Assignment:
Among the entries below, how many lines contain the string "this"? Reply with that number alone.

Saved data entries:
-- Opening Marker --

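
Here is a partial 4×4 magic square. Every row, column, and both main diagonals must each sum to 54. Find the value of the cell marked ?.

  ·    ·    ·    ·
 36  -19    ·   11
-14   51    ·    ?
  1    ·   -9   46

21

Using row 2: 36 + (-19) + 11 + ? → (2,3) = 54 − 28 = 26.
Row 4: 1 + (-9) + 46 + ? = 54, so (4,2) = 16.
Column 1 needs 54; the known cells sum to 23, so (1,1) = 31.
Column 2 needs 54; the known cells sum to 48, so (1,2) = 6.
Main diagonal: 31 + (-19) + 46 + ? = 54, so (3,3) = -4.
The remaining cell in anti-diagonal is (1,4) = 54 − 78 = -24.
Using row 1: 31 + 6 + (-24) + ? → (1,3) = 54 − 13 = 41.
Using row 3: -14 + 51 + (-4) + ? → (3,4) = 54 − 33 = 21.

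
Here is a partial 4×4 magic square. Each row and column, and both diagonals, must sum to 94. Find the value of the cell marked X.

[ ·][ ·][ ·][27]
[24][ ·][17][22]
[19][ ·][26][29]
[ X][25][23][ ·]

30

Row 2 needs 94; the known cells sum to 63, so (2,2) = 31.
Row 3 needs 94; the known cells sum to 74, so (3,2) = 20.
The remaining cell in column 2 is (1,2) = 94 − 76 = 18.
Column 3: 17 + 26 + 23 + ? = 94, so (1,3) = 28.
Column 4: 27 + 22 + 29 + ? = 94, so (4,4) = 16.
Using main diagonal: 31 + 26 + 16 + ? → (1,1) = 94 − 73 = 21.
Anti-diagonal must total 94; the given cells sum to 64, so (4,1) = 30.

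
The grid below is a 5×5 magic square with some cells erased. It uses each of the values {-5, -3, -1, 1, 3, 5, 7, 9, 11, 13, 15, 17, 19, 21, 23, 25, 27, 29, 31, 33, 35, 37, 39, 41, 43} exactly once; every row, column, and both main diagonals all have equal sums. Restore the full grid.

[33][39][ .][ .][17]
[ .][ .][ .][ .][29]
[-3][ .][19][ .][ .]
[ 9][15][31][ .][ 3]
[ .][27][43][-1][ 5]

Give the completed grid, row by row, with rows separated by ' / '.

33 39 -5 11 17 / 35 1 7 23 29 / -3 13 19 25 41 / 9 15 31 37 3 / 21 27 43 -1 5

The 25 entries sum to 475, so each line sums to 475/5 = 95.
From row 4, 95 − (9 + 15 + 31 + 3) gives (4,4) = 37.
Row 5 needs 95; the known cells sum to 74, so (5,1) = 21.
From column 1, 95 − (33 + (-3) + 9 + 21) gives (2,1) = 35.
Using column 5: 17 + 29 + 3 + 5 + ? → (3,5) = 95 − 54 = 41.
Main diagonal needs 95; the known cells sum to 94, so (2,2) = 1.
Anti-diagonal: 17 + 19 + 15 + 21 + ? = 95, so (2,4) = 23.
Using row 2: 35 + 1 + 23 + 29 + ? → (2,3) = 95 − 88 = 7.
Column 2 needs 95; the known cells sum to 82, so (3,2) = 13.
Column 3 must total 95; the given cells sum to 100, so (1,3) = -5.
Row 1: 33 + 39 + (-5) + 17 + ? = 95, so (1,4) = 11.
Row 3: -3 + 13 + 19 + 41 + ? = 95, so (3,4) = 25.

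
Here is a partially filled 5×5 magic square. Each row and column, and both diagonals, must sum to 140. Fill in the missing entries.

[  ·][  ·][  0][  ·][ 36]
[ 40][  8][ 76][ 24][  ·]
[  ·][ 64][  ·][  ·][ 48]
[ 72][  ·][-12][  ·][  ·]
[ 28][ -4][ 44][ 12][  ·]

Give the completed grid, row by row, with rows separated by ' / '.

-16 52 0 68 36 / 40 8 76 24 -8 / 16 64 32 -20 48 / 72 20 -12 56 4 / 28 -4 44 12 60

Row 2: 40 + 8 + 76 + 24 + ? = 140, so (2,5) = -8.
The remaining cell in row 5 is (5,5) = 140 − 80 = 60.
Using column 3: 0 + 76 + (-12) + 44 + ? → (3,3) = 140 − 108 = 32.
Column 5: 36 + (-8) + 48 + 60 + ? = 140, so (4,5) = 4.
Anti-diagonal must total 140; the given cells sum to 120, so (4,2) = 20.
The remaining cell in row 4 is (4,4) = 140 − 84 = 56.
Column 2: 8 + 64 + 20 + (-4) + ? = 140, so (1,2) = 52.
Main diagonal needs 140; the known cells sum to 156, so (1,1) = -16.
From row 1, 140 − (-16 + 52 + 0 + 36) gives (1,4) = 68.
From column 1, 140 − (-16 + 40 + 72 + 28) gives (3,1) = 16.
Column 4 needs 140; the known cells sum to 160, so (3,4) = -20.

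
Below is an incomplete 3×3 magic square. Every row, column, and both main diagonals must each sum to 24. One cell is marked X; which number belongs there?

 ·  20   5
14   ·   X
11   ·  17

The remaining cell in row 1 is (1,1) = 24 − 25 = -1.
The remaining cell in row 3 is (3,2) = 24 − 28 = -4.
Using column 2: 20 + (-4) + ? → (2,2) = 24 − 16 = 8.
Column 3: 5 + 17 + ? = 24, so (2,3) = 2.

2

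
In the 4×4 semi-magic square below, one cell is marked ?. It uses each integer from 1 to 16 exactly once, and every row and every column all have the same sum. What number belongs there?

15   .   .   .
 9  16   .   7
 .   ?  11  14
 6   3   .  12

5

The entries are 1 through 16, which sum to 136, so each line sums to 136/4 = 34.
Row 2 needs 34; the known cells sum to 32, so (2,3) = 2.
Row 4: 6 + 3 + 12 + ? = 34, so (4,3) = 13.
Column 1 needs 34; the known cells sum to 30, so (3,1) = 4.
The remaining cell in column 3 is (1,3) = 34 − 26 = 8.
Using column 4: 7 + 14 + 12 + ? → (1,4) = 34 − 33 = 1.
From row 1, 34 − (15 + 8 + 1) gives (1,2) = 10.
Using row 3: 4 + 11 + 14 + ? → (3,2) = 34 − 29 = 5.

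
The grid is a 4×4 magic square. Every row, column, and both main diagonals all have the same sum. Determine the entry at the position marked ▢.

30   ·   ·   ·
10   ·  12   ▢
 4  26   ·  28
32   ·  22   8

34

Column 1 is complete and sums to 76; that is the magic constant.
The remaining cell in row 3 is (3,3) = 76 − 58 = 18.
Row 4 needs 76; the known cells sum to 62, so (4,2) = 14.
Column 3: 12 + 18 + 22 + ? = 76, so (1,3) = 24.
Main diagonal: 30 + 18 + 8 + ? = 76, so (2,2) = 20.
Anti-diagonal must total 76; the given cells sum to 70, so (1,4) = 6.
Row 1: 30 + 24 + 6 + ? = 76, so (1,2) = 16.
Row 2: 10 + 20 + 12 + ? = 76, so (2,4) = 34.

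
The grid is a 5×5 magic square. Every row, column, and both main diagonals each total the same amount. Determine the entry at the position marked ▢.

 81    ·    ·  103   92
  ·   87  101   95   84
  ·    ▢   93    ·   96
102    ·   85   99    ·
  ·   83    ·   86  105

104

Main diagonal is complete and sums to 465; that is the magic constant.
Row 2 must total 465; the given cells sum to 367, so (2,1) = 98.
Using column 4: 103 + 95 + 99 + 86 + ? → (3,4) = 465 − 383 = 82.
The remaining cell in column 5 is (4,5) = 465 − 377 = 88.
Row 4: 102 + 85 + 99 + 88 + ? = 465, so (4,2) = 91.
The remaining cell in anti-diagonal is (5,1) = 465 − 371 = 94.
Using row 5: 94 + 83 + 86 + 105 + ? → (5,3) = 465 − 368 = 97.
Using column 1: 81 + 98 + 102 + 94 + ? → (3,1) = 465 − 375 = 90.
The remaining cell in column 3 is (1,3) = 465 − 376 = 89.
Row 1 must total 465; the given cells sum to 365, so (1,2) = 100.
Row 3 needs 465; the known cells sum to 361, so (3,2) = 104.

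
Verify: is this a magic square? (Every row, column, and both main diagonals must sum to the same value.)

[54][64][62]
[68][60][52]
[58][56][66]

Row 1: 54 + 64 + 62 = 180.
Row 2: 68 + 60 + 52 = 180.
Row 3: 58 + 56 + 66 = 180.
Column 1: 54 + 68 + 58 = 180.
Column 2: 64 + 60 + 56 = 180.
Column 3: 62 + 52 + 66 = 180.
Main diagonal: 54 + 60 + 66 = 180.
Anti-diagonal: 62 + 60 + 58 = 180.
All lines sum to 180.

Yes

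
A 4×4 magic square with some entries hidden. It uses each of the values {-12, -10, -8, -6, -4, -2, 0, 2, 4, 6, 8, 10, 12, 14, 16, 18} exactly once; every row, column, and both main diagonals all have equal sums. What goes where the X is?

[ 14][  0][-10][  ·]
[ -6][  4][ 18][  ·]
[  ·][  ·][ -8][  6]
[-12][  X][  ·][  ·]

10

The 16 entries sum to 48, so each line sums to 48/4 = 12.
The remaining cell in row 1 is (1,4) = 12 − 4 = 8.
The remaining cell in row 2 is (2,4) = 12 − 16 = -4.
The remaining cell in column 1 is (3,1) = 12 − (-4) = 16.
Column 3 must total 12; the given cells sum to 0, so (4,3) = 12.
Column 4: 8 + (-4) + 6 + ? = 12, so (4,4) = 2.
Anti-diagonal needs 12; the known cells sum to 14, so (3,2) = -2.
Using row 4: -12 + 12 + 2 + ? → (4,2) = 12 − 2 = 10.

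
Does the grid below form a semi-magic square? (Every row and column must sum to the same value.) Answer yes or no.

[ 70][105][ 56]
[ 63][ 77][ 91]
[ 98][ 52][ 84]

No — column 3 sums to 231 but column 2 sums to 234.

Row 1: 70 + 105 + 56 = 231.
Row 2: 63 + 77 + 91 = 231.
Row 3: 98 + 52 + 84 = 234.
Column 1: 70 + 63 + 98 = 231.
Column 2: 105 + 77 + 52 = 234.
Column 3: 56 + 91 + 84 = 231.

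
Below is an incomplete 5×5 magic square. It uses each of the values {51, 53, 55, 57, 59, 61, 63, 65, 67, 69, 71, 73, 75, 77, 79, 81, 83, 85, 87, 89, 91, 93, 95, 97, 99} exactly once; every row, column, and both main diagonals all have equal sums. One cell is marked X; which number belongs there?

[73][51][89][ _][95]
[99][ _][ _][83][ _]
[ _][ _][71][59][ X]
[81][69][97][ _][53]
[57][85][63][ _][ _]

The 25 entries sum to 1875, so each line sums to 1875/5 = 375.
Using row 1: 73 + 51 + 89 + 95 + ? → (1,4) = 375 − 308 = 67.
The remaining cell in row 4 is (4,4) = 375 − 300 = 75.
Using column 1: 73 + 99 + 81 + 57 + ? → (3,1) = 375 − 310 = 65.
Using column 3: 89 + 71 + 97 + 63 + ? → (2,3) = 375 − 320 = 55.
The remaining cell in column 4 is (5,4) = 375 − 284 = 91.
From row 5, 375 − (57 + 85 + 63 + 91) gives (5,5) = 79.
Using main diagonal: 73 + 71 + 75 + 79 + ? → (2,2) = 375 − 298 = 77.
Row 2: 99 + 77 + 55 + 83 + ? = 375, so (2,5) = 61.
Column 2 must total 375; the given cells sum to 282, so (3,2) = 93.
Using column 5: 95 + 61 + 53 + 79 + ? → (3,5) = 375 − 288 = 87.

87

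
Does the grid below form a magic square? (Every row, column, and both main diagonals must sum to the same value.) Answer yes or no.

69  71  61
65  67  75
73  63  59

No — row 3 sums to 195 but anti-diagonal sums to 201.

Row 1: 69 + 71 + 61 = 201.
Row 2: 65 + 67 + 75 = 207.
Row 3: 73 + 63 + 59 = 195.
Column 1: 69 + 65 + 73 = 207.
Column 2: 71 + 67 + 63 = 201.
Column 3: 61 + 75 + 59 = 195.
Main diagonal: 69 + 67 + 59 = 195.
Anti-diagonal: 61 + 67 + 73 = 201.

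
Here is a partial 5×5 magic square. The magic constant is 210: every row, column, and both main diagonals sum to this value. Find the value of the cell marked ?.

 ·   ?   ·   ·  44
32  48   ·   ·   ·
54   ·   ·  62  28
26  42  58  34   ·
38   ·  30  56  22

The remaining cell in row 4 is (4,5) = 210 − 160 = 50.
The remaining cell in row 5 is (5,2) = 210 − 146 = 64.
Column 1 needs 210; the known cells sum to 150, so (1,1) = 60.
The remaining cell in column 5 is (2,5) = 210 − 144 = 66.
Main diagonal needs 210; the known cells sum to 164, so (3,3) = 46.
The remaining cell in anti-diagonal is (2,4) = 210 − 170 = 40.
Row 2 must total 210; the given cells sum to 186, so (2,3) = 24.
Using row 3: 54 + 46 + 62 + 28 + ? → (3,2) = 210 − 190 = 20.
Using column 2: 48 + 20 + 42 + 64 + ? → (1,2) = 210 − 174 = 36.

36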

-- Closing Marker --

Reply:
2